■ What needs to be done
When you copy the entries, keep every word exactly as it stands.

■ Available data
»»

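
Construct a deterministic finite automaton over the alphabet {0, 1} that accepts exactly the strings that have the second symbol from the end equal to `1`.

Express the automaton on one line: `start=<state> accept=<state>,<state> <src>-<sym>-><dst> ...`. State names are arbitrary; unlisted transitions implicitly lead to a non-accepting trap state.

Because acceptance depends on a position counted from the end, the machine has to buffer the most recent 2 symbols. Make each state the string of the last up-to-2 symbols read; on input `x` shift the window left and append `x`. Accept when the buffered window has length 2 and begins with `1`.
7 states suffice.
        0   1  
>  q0   q1  q2 
   q1   q3  q4 
   q2   q5  q6 
   q3   q3  q4 
   q4   q5  q6 
 * q5   q3  q4 
 * q6   q5  q6 
(> = start, * = accepting)

start=q0 accept=q5,q6 q0-0->q1 q0-1->q2 q1-0->q3 q1-1->q4 q2-0->q5 q2-1->q6 q3-0->q3 q3-1->q4 q4-0->q5 q4-1->q6 q5-0->q3 q5-1->q4 q6-0->q5 q6-1->q6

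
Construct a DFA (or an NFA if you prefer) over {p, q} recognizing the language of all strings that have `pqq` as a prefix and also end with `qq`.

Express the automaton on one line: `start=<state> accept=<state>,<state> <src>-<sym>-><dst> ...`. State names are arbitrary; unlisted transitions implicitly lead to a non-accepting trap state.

Handle the two conditions separately and then intersect. The first has 5 states tracking whether the input so far still matches the prefix `pqq`; the second has 3 states tracking how much of the suffix `qq` has currently been matched. A product state is a pair (one from each), accepting exactly when both do. After merging equivalent states the machine shrinks.
A 7-state machine:
        p   q  
>  s0   s1  s2 
   s1   s2  s3 
   s2   s2  s2 
   s3   s2  s4 
 * s4   s5  s4 
   s5   s5  s6 
   s6   s5  s4 
(> = start, * = accepting)

start=s0 accept=s4 s0-p->s1 s0-q->s2 s1-p->s2 s1-q->s3 s2-p->s2 s2-q->s2 s3-p->s2 s3-q->s4 s4-p->s5 s4-q->s4 s5-p->s5 s5-q->s6 s6-p->s5 s6-q->s4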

««

■ Exercise result
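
Construct a deterministic finite automaton over the alphabet {0, 1} that accepts exactly the strings that have the second symbol from the end equal to `1`.

Express the automaton on one line: `start=<state> accept=<state>,<state> <src>-<sym>-><dst> ...`. State names are arbitrary; unlisted transitions implicitly lead to a non-accepting trap state.

Because acceptance depends on a position counted from the end, the machine has to buffer the most recent 2 symbols. Make each state the string of the last up-to-2 symbols read; on input `x` shift the window left and append `x`. Accept when the buffered window has length 2 and begins with `1`.
7 states suffice.
        0   1  
>  q0   q1  q2 
   q1   q3  q4 
   q2   q5  q6 
   q3   q3  q4 
   q4   q5  q6 
 * q5   q3  q4 
 * q6   q5  q6 
(> = start, * = accepting)

start=q0 accept=q5,q6 q0-0->q1 q0-1->q2 q1-0->q3 q1-1->q4 q2-0->q5 q2-1->q6 q3-0->q3 q3-1->q4 q4-0->q5 q4-1->q6 q5-0->q3 q5-1->q4 q6-0->q5 q6-1->q6

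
Construct a DFA (or an NFA if you prefer) over {p, q} recognizing the language of all strings that have `pqq` as a prefix and also end with `qq`.

Express the automaton on one line: `start=<state> accept=<state>,<state> <src>-<sym>-><dst> ...`. State names are arbitrary; unlisted transitions implicitly lead to a non-accepting trap state.

Handle the two conditions separately and then intersect. The first has 5 states tracking whether the input so far still matches the prefix `pqq`; the second has 3 states tracking how much of the suffix `qq` has currently been matched. A product state is a pair (one from each), accepting exactly when both do. After merging equivalent states the machine shrinks.
A 7-state machine:
        p   q  
>  s0   s1  s2 
   s1   s2  s3 
   s2   s2  s2 
   s3   s2  s4 
 * s4   s5  s4 
   s5   s5  s6 
   s6   s5  s4 
(> = start, * = accepting)

start=s0 accept=s4 s0-p->s1 s0-q->s2 s1-p->s2 s1-q->s3 s2-p->s2 s2-q->s2 s3-p->s2 s3-q->s4 s4-p->s5 s4-q->s4 s5-p->s5 s5-q->s6 s6-p->s5 s6-q->s4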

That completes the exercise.